• **What you should do**:
Copy out the entries that follow, exactly as written.

• **Given data**:

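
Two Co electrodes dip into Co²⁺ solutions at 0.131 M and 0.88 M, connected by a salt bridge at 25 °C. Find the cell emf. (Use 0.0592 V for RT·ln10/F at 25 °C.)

0.024 V

Both half-cells are Co²⁺/Co, so E°_cell = 0. The concentrated side is the cathode; the cell reaction moves Co²⁺ from high to low concentration with n = 2.
Q = [Co²⁺]_dilute/[Co²⁺]_conc = 0.131/0.88 = 0.149.
E = 0 − (0.0592/2) log Q = −(0.0592/2)(-0.827) = 0.0245 V.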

• **Reply**:
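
Two Co electrodes dip into Co²⁺ solutions at 0.131 M and 0.88 M, connected by a salt bridge at 25 °C. Find the cell emf. (Use 0.0592 V for RT·ln10/F at 25 °C.)

0.024 V

Both half-cells are Co²⁺/Co, so E°_cell = 0. The concentrated side is the cathode; the cell reaction moves Co²⁺ from high to low concentration with n = 2.
Q = [Co²⁺]_dilute/[Co²⁺]_conc = 0.131/0.88 = 0.149.
E = 0 − (0.0592/2) log Q = −(0.0592/2)(-0.827) = 0.0245 V.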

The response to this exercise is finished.